Records from a collection
<<<<

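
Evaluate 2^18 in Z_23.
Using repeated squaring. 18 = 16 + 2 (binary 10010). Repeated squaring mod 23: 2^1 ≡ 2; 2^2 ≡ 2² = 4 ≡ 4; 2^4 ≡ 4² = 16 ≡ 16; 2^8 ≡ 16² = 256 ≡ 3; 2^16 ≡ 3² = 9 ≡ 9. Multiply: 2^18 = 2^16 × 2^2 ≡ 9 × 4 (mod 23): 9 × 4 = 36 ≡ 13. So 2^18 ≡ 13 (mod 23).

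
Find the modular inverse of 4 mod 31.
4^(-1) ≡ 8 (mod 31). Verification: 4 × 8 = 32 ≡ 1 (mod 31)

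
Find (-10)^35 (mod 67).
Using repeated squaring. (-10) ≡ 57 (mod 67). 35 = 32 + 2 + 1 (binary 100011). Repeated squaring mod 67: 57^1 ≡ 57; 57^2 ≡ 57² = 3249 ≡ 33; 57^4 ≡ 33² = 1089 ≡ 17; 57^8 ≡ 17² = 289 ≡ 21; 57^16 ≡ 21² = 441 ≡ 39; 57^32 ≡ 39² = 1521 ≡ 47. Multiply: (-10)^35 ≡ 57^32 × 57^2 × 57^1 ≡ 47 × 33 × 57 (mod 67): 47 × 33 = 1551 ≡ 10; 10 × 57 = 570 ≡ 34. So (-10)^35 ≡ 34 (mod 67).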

>>>>

* EXERCISE PROMPT
Count how many lines of the entries include the string "Using". The number is the entire answer.

* COMPLETED TASK
2